**The task:** Scan the records for the line containing "Steady-state P₀ for a cloud"; extract it and all later lines, verbatim, through the end, and nothing before it.

★ ★ ★

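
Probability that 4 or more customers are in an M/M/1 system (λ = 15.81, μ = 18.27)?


ρ = 15.81/18.27 = 0.8654
P(N ≥ n) = ρ^n = 0.8654^4 = 0.560755

Final: 0.560755


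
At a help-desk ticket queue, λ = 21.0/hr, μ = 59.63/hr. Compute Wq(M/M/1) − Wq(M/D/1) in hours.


ρ = 21.0/59.63 = 0.3522
Wq(M/M/1) = ρ/(μ−λ) = 0.3522/38.63 = 0.009117 hr
Wq(M/D/1) = ρ/(2(μ−λ)) = 0.004558 hr
Savings = 0.009117 − 0.004558 = 0.004558 hr

Final: 0.004558 hr


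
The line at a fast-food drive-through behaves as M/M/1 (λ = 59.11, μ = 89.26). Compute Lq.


ρ = 59.11/89.26 = 0.6622
Lq = ρ²/(1−ρ) = 0.4385/0.3378 = 1.2983

Final: 1.2983


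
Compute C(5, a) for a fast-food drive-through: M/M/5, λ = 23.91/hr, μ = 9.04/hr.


a = λ/μ = 2.6449; ρ = a/5 = 0.5290
P₀ = 0.068702 (from M/M/c formula)
C(c,a) = [a^c/(c!(1−ρ))]·P₀ = [129.43619/(120·0.4710)]·0.068702
= 2.29001·0.068702 = 0.157329

Final: 0.157329


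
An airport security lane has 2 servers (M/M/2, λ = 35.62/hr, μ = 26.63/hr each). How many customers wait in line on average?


a = λ/μ = 1.3376; ρ = a/2 = 0.6688
P₀ = 0.198470
Lq = P₀·a^c·ρ / (c!·(1−ρ)²) = 0.198470·1.78914·0.6688/(2·0.10970)
= 1.08245

Final: 1.08245


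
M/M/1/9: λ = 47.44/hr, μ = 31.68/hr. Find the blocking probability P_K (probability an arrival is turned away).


ρ = λ/μ = 47.44/31.68 = 1.4975
P_K = (1−ρ)ρ^K/(1−ρ^(K+1)) = (-0.4975·37.864791)/(1 − 56.701569)
= -18.836777/-55.701569 = 0.338173

Final: 0.338173


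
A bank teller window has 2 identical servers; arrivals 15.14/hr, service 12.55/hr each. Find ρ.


ρ = λ/(cμ) = 15.14/(2·12.55) = 15.14/25.10 = 0.6032

Final: 0.6032


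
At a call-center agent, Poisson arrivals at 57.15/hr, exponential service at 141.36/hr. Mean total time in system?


W = 1/(μ−λ) = 1/(141.36 − 57.15) = 1/84.21 = 0.01188 hr

Final: 0.01188 hr


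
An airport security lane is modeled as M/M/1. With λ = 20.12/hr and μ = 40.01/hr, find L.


ρ = λ/μ = 20.12/40.01 = 0.5029
L = ρ/(1−ρ) = 0.5029/(1 − 0.5029) = 0.5029/0.4971 = 1.0116

Final: 1.0116


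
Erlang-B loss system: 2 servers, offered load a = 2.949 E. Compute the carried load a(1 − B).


B(2,2.949) = 0.524062 (Erlang-B)
Carried load = a(1 − B) = 2.949·(1 − 0.524062) = 2.949·0.475938 = 1.4035 E

Final: 1.4035 Erlangs


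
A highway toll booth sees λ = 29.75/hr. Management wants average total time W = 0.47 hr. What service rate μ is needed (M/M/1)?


W = 1/(μ−λ) ⇒ μ − λ = 1/W = 1/0.47 = 2.1277
μ = λ + 1/W = 29.75 + 2.1277 = 31.8777 per hr

Final: 31.8777 /hr


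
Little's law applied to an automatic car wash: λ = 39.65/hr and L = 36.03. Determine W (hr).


W = L/λ = 36.03/39.65 = 0.9087 hr

Final: 0.9087 hr


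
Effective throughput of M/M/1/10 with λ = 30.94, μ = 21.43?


ρ = 1.4438; P_K = (1−ρ)ρ^10/(1−ρ^11) = 0.312876
λ_eff = λ(1 − P_K) = 30.94·(1 − 0.312876) = 30.94·0.687124 = 21.2596 /hr

Final: 21.2596 /hr


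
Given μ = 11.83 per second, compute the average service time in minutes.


Mean service time = 1/μ = 1/11.83 second = 0.08453 second
In minutes: 0.08453 × 0.0166667 = 0.001409 min

Final: 0.001409 min


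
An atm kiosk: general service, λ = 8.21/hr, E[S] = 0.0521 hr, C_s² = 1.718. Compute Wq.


ρ = λ·E[S] = 8.21·0.0521 = 0.4277
E[S²] = E[S]²(1+C_s²) = 0.0521²·(1+1.718) = 0.007378
Wq = λ·E[S²]/(2(1−ρ)) = 8.21·0.007378/(2·0.5723) = 0.05292 hr

Final: 0.05292 hr


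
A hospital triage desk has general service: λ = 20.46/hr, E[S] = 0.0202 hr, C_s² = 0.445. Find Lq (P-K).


ρ = λ·E[S] = 20.46·0.0202 = 0.4133
Lq = ρ²(1+C_s²)/(2(1−ρ)) = 0.1708·(1+0.445)/(2·0.5867)
= 0.1708·1.4450/1.1734 = 0.21034

Final: 0.21034


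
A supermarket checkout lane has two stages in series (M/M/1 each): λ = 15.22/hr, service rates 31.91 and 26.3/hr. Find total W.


Each node sees arrival rate λ = 15.22/hr (tandem ⇒ throughput preserved).
W₁ = 1/(μ₁−λ) = 1/(31.91−15.22) = 0.05992 hr
W₂ = 1/(μ₂−λ) = 1/(26.3−15.22) = 0.09025 hr
W_total = W₁ + W₂ = 0.05992 + 0.09025 = 0.15017 hr

Final: 0.15017 hr


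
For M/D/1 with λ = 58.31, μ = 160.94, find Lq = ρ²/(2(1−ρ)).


ρ = 58.31/160.94 = 0.3623
M/D/1: Lq = ρ²/(2(1−ρ)) = 0.1313/(2·0.6377) = 0.10292

Final: 0.10292


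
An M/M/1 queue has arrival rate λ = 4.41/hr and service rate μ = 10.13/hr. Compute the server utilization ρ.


ρ = λ/μ = 4.41/10.13 = 0.4353

Final: 0.4353


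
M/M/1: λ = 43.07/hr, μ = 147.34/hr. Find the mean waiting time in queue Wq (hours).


ρ = 43.07/147.34 = 0.2923
Wq = ρ/(μ−λ) = 0.2923/(147.34 − 43.07) = 0.2923/104.27 = 0.002803 hr

Final: 0.002803 hr


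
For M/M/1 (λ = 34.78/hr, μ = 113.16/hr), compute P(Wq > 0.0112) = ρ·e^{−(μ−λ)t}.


ρ = 34.78/113.16 = 0.3074
P(Wq > t) = ρ·e^{−(μ−λ)t} = 0.3074·e^{−0.8779}
= 0.3074·0.415673 = 0.127758

Final: 0.127758


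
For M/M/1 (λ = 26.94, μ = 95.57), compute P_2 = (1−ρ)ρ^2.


ρ = 26.94/95.57 = 0.2819
P_n = (1−ρ)·ρ^n = (1 − 0.2819)·0.2819^2 = 0.7181·0.079461 = 0.057062

Final: 0.057062


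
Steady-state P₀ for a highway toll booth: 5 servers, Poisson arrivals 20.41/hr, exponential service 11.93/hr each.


a = λ/μ = 20.41/11.93 = 1.7108; ρ = a/c = 0.3422
Σ_{k=0}^{4} a^k/k! (terms k=0..4) = 1.00000 + 1.71081 + 1.46344 + 0.83456 + 0.35694 = 5.36575
Tail: a^5/(5!(1−ρ)) = 14.65591/(120·0.6578) = 0.18566
P₀ = 1/(5.36575 + 0.18566) = 1/5.55141 = 0.180134

Final: 0.180134


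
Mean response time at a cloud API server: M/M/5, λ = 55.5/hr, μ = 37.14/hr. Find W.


a = 1.4943; ρ = 0.2989; P₀ = 0.224045
Lq = P₀·a^c·ρ/(c!(1−ρ)²) = 0.008458
Wq = Lq/λ = 0.008458/55.5 = 0.0001524 hr
W = Wq + 1/μ = 0.0001524 + 0.02693 = 0.02708 hr

Final: 0.02708 hr


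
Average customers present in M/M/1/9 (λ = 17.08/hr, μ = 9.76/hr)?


ρ = 17.08/9.76 = 1.7500
L = ρ[1 − (K+1)ρ^K + Kρ^(K+1)] / [(1−ρ)(1−ρ^(K+1))]
Numerator: 1.7500·(1 − 10·153.936794 + 9·269.389390) = 1550.738992
Denominator: (-0.7500)·(-268.389390) = 201.292042
L = 1550.738992/201.292042 = 7.7039

Final: 7.7039


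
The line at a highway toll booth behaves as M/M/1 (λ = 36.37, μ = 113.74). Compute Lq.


ρ = 36.37/113.74 = 0.3198
Lq = ρ²/(1−ρ) = 0.1022/0.6802 = 0.1503

Final: 0.1503


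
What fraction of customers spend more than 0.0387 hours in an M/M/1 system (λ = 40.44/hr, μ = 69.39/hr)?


W ~ Exponential(μ−λ) for M/M/1.
μ − λ = 69.39 − 40.44 = 28.9500
P(W > t) = e^{−(μ−λ)t} = e^{−1.1204} = 0.326161

Final: 0.326161


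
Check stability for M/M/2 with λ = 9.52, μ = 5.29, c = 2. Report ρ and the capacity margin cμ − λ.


Total capacity cμ = 2·5.29 = 10.58/hr
ρ = λ/(cμ) = 9.52/10.58 = 0.8998
Stable ⇔ ρ < 1: YES
Spare capacity = cμ − λ = 10.58 − 9.52 = 1.06/hr

Final: ρ = 0.8998; stable; margin = 1.06/hr


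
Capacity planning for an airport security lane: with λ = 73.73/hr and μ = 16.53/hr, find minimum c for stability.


Stability requires cμ > λ ⇔ c > λ/μ.
λ/μ = 73.73/16.53 = 4.4604
Minimum integer c = ⌊4.4604⌋ + 1 = 5
Check: 5·16.53 = 82.65 > 73.73, while 4·16.53 = 66.12 ≤ 73.73

Final: 5 servers


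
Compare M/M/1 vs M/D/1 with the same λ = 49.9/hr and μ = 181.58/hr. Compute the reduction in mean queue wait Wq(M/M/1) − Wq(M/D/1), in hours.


ρ = 49.9/181.58 = 0.2748
Wq(M/M/1) = ρ/(μ−λ) = 0.2748/131.68 = 0.002087 hr
Wq(M/D/1) = ρ/(2(μ−λ)) = 0.001043 hr
Savings = 0.002087 − 0.001043 = 0.001043 hr

Final: 0.001043 hr


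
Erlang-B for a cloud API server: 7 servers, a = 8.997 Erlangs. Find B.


B(c,a) = (a^c/c!) / Σ_{k=0}^{c} a^k/k!
a^7/7! = 946.789661
Σ terms (k=0..7): 1.00000 + 8.99700 + 40.47300 + 121.37854 + 273.01068 + 491.25542 + 736.63750 + 946.78966 = 2619.541815
B = 946.789661/2619.541815 = 0.361433

Final: 0.361433


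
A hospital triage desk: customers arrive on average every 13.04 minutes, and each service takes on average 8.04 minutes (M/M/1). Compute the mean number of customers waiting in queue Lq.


λ = 60/13.04 = 4.6012 /hr
μ = 60/8.04 = 7.4627 /hr
ρ = λ/μ = 4.6012/7.4627 = 0.6166
Lq = ρ²/(1−ρ) = 0.3802/0.3834 = 0.9914

Final: 0.9914


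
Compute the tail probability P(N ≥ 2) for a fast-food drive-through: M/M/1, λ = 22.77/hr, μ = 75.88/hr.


ρ = 22.77/75.88 = 0.3001
P(N ≥ n) = ρ^n = 0.3001^2 = 0.090047

Final: 0.090047


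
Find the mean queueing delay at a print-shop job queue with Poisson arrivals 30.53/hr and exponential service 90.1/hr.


ρ = 30.53/90.1 = 0.3388
Wq = ρ/(μ−λ) = 0.3388/(90.1 − 30.53) = 0.3388/59.57 = 0.005688 hr

Final: 0.005688 hr


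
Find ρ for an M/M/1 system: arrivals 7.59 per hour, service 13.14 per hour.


ρ = λ/μ = 7.59/13.14 = 0.5776

Final: 0.5776


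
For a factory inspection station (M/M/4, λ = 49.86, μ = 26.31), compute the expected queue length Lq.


a = λ/μ = 1.8951; ρ = a/4 = 0.4738
P₀ = 0.146062
Lq = P₀·a^c·ρ / (c!·(1−ρ)²) = 0.146062·12.89810·0.4738/(24·0.27691)
= 0.13430

Final: 0.13430


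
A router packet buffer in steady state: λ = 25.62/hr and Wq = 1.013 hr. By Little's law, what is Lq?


Lq = λWq = 25.62·1.013 = 25.9531

Final: 25.9531


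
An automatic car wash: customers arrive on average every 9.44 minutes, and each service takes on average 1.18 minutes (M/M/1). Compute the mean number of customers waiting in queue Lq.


λ = 60/9.44 = 6.3559 /hr
μ = 60/1.18 = 50.8475 /hr
ρ = λ/μ = 6.3559/50.8475 = 0.1250
Lq = ρ²/(1−ρ) = 0.01562/0.8750 = 0.01786

Final: 0.01786


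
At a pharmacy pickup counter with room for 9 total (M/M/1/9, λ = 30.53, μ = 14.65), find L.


ρ = 30.53/14.65 = 2.0840
L = ρ[1 − (K+1)ρ^K + Kρ^(K+1)] / [(1−ρ)(1−ρ^(K+1))]
Numerator: 2.0840·(1 − 10·741.314707 + 9·1544.869489) = 13528.391768
Denominator: (-1.0840)·(-1543.869489) = 1673.491296
L = 13528.391768/1673.491296 = 8.0839

Final: 8.0839


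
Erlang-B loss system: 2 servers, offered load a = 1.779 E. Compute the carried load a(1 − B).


B(2,1.779) = 0.362822 (Erlang-B)
Carried load = a(1 − B) = 1.779·(1 − 0.362822) = 1.779·0.637178 = 1.1335 E

Final: 1.1335 Erlangs


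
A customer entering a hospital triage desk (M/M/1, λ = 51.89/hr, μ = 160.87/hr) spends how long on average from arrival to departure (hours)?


W = 1/(μ−λ) = 1/(160.87 − 51.89) = 1/108.98 = 0.009176 hr

Final: 0.009176 hr


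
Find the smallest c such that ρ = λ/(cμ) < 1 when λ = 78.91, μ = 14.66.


Stability requires cμ > λ ⇔ c > λ/μ.
λ/μ = 78.91/14.66 = 5.3827
Minimum integer c = ⌊5.3827⌋ + 1 = 6
Check: 6·14.66 = 87.96 > 78.91, while 5·14.66 = 73.30 ≤ 78.91

Final: 6 servers


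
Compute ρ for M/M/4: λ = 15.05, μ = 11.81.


ρ = λ/(cμ) = 15.05/(4·11.81) = 15.05/47.24 = 0.3186

Final: 0.3186


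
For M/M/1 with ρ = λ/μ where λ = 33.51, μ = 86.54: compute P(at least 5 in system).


ρ = 33.51/86.54 = 0.3872
P(N ≥ n) = ρ^n = 0.3872^5 = 0.008705

Final: 0.008705


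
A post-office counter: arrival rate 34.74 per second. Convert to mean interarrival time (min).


Mean interarrival time = 1/λ = 1/34.74 second = 0.02879 second
In minutes: 0.02879 × 0.0166667 = 0.0004798 min

Final: 0.0004798 min


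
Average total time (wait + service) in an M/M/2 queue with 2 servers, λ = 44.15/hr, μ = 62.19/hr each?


a = 0.7099; ρ = 0.3550; P₀ = 0.476058
Lq = P₀·a^c·ρ/(c!(1−ρ)²) = 0.10234
Wq = Lq/λ = 0.10234/44.15 = 0.002318 hr
W = Wq + 1/μ = 0.002318 + 0.01608 = 0.01840 hr

Final: 0.01840 hr


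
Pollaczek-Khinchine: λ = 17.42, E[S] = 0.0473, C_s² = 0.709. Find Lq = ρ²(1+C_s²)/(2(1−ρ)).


ρ = λ·E[S] = 17.42·0.0473 = 0.8240
Lq = ρ²(1+C_s²)/(2(1−ρ)) = 0.6789·(1+0.709)/(2·0.1760)
= 0.6789·1.7090/0.3521 = 3.29560

Final: 3.29560


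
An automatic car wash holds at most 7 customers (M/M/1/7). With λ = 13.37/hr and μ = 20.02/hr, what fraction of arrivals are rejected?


ρ = λ/μ = 13.37/20.02 = 0.6678
P_K = (1−ρ)ρ^K/(1−ρ^(K+1)) = (0.3322·0.059248)/(1 − 0.039568)
= 0.019680/0.960432 = 0.020491

Final: 0.020491


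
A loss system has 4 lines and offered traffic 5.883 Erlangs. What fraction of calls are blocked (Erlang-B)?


B(c,a) = (a^c/c!) / Σ_{k=0}^{c} a^k/k!
a^4/4! = 49.909607
Σ terms (k=0..4): 1.00000 + 5.88300 + 17.30484 + 33.93480 + 49.90961 = 108.032252
B = 49.909607/108.032252 = 0.461988

Final: 0.461988


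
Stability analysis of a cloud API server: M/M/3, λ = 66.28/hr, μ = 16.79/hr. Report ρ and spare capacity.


Total capacity cμ = 3·16.79 = 50.37/hr
ρ = λ/(cμ) = 66.28/50.37 = 1.3159
Stable ⇔ ρ < 1: NO
Spare capacity = cμ − λ = 50.37 − 66.28 = -15.91/hr

Final: ρ = 1.3159; unstable; margin = -15.91/hr


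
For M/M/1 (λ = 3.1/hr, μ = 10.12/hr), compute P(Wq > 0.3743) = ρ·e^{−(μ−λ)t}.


ρ = 3.1/10.12 = 0.3063
P(Wq > t) = ρ·e^{−(μ−λ)t} = 0.3063·e^{−2.6276}
= 0.3063·0.072253 = 0.022133

Final: 0.022133


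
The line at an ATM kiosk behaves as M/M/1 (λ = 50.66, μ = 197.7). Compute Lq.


ρ = 50.66/197.7 = 0.2562
Lq = ρ²/(1−ρ) = 0.06566/0.7438 = 0.08829

Final: 0.08829


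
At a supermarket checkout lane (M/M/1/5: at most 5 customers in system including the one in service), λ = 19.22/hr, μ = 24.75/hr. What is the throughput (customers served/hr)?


ρ = 0.7766; P_K = (1−ρ)ρ^5/(1−ρ^6) = 0.080829
λ_eff = λ(1 − P_K) = 19.22·(1 − 0.080829) = 19.22·0.919171 = 17.6665 /hr

Final: 17.6665 /hr


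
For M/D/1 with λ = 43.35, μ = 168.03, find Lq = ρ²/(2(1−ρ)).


ρ = 43.35/168.03 = 0.2580
M/D/1: Lq = ρ²/(2(1−ρ)) = 0.06656/(2·0.7420) = 0.04485

Final: 0.04485


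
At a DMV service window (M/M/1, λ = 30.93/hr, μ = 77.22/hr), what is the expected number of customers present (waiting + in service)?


ρ = λ/μ = 30.93/77.22 = 0.4005
L = ρ/(1−ρ) = 0.4005/(1 − 0.4005) = 0.4005/0.5995 = 0.6682

Final: 0.6682


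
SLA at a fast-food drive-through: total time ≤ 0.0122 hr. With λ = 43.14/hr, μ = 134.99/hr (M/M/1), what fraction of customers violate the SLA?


W ~ Exponential(μ−λ) for M/M/1.
μ − λ = 134.99 − 43.14 = 91.8500
P(W > t) = e^{−(μ−λ)t} = e^{−1.1206} = 0.326094

Final: 0.326094


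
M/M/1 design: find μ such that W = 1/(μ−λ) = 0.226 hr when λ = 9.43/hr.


W = 1/(μ−λ) ⇒ μ − λ = 1/W = 1/0.226 = 4.4248
μ = λ + 1/W = 9.43 + 4.4248 = 13.8548 per hr

Final: 13.8548 /hr


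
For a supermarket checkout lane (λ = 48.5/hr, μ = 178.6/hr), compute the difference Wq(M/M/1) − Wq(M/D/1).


ρ = 48.5/178.6 = 0.2716
Wq(M/M/1) = ρ/(μ−λ) = 0.2716/130.10 = 0.002087 hr
Wq(M/D/1) = ρ/(2(μ−λ)) = 0.001044 hr
Savings = 0.002087 − 0.001044 = 0.001044 hr

Final: 0.001044 hr


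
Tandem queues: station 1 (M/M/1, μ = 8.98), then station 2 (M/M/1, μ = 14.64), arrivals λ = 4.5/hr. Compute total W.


Each node sees arrival rate λ = 4.5/hr (tandem ⇒ throughput preserved).
W₁ = 1/(μ₁−λ) = 1/(8.98−4.5) = 0.22321 hr
W₂ = 1/(μ₂−λ) = 1/(14.64−4.5) = 0.09862 hr
W_total = W₁ + W₂ = 0.22321 + 0.09862 = 0.32183 hr

Final: 0.32183 hr


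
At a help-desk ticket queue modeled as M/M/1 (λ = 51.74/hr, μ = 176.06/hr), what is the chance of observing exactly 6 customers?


ρ = 51.74/176.06 = 0.2939
P_n = (1−ρ)·ρ^n = (1 − 0.2939)·0.2939^6 = 0.7061·0.0006442 = 0.0004549

Final: 0.0004549


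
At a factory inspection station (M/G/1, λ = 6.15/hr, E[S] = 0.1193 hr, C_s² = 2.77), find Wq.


ρ = λ·E[S] = 6.15·0.1193 = 0.7337
E[S²] = E[S]²(1+C_s²) = 0.1193²·(1+2.77) = 0.053656
Wq = λ·E[S²]/(2(1−ρ)) = 6.15·0.053656/(2·0.2663) = 0.61957 hr

Final: 0.61957 hr


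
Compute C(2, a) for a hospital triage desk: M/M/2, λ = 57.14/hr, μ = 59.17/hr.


a = λ/μ = 0.9657; ρ = a/2 = 0.4828
P₀ = 0.348758 (from M/M/c formula)
C(c,a) = [a^c/(c!(1−ρ))]·P₀ = [0.93256/(2·0.5172)]·0.348758
= 0.90163·0.348758 = 0.314450

Final: 0.314450


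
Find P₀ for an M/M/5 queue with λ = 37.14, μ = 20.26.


a = λ/μ = 37.14/20.26 = 1.8332; ρ = a/c = 0.3666
Σ_{k=0}^{4} a^k/k! (terms k=0..4) = 1.00000 + 1.83317 + 1.68025 + 1.02673 + 0.47054 = 6.01069
Tail: a^5/(5!(1−ρ)) = 20.70200/(120·0.6334) = 0.27238
P₀ = 1/(6.01069 + 0.27238) = 1/6.28308 = 0.159158

Final: 0.159158


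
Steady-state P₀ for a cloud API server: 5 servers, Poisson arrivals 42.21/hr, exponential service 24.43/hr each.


a = λ/μ = 42.21/24.43 = 1.7278; ρ = a/c = 0.3456
Σ_{k=0}^{4} a^k/k! (terms k=0..4) = 1.00000 + 1.72779 + 1.49264 + 0.85966 + 0.37133 = 5.45141
Tail: a^5/(5!(1−ρ)) = 15.39783/(120·0.6544) = 0.19607
P₀ = 1/(5.45141 + 0.19607) = 1/5.64748 = 0.177070

Final: 0.177070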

★ ★ ★

**Result for this task:**
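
Steady-state P₀ for a cloud API server: 5 servers, Poisson arrivals 42.21/hr, exponential service 24.43/hr each.


a = λ/μ = 42.21/24.43 = 1.7278; ρ = a/c = 0.3456
Σ_{k=0}^{4} a^k/k! (terms k=0..4) = 1.00000 + 1.72779 + 1.49264 + 0.85966 + 0.37133 = 5.45141
Tail: a^5/(5!(1−ρ)) = 15.39783/(120·0.6544) = 0.19607
P₀ = 1/(5.45141 + 0.19607) = 1/5.64748 = 0.177070

Final: 0.177070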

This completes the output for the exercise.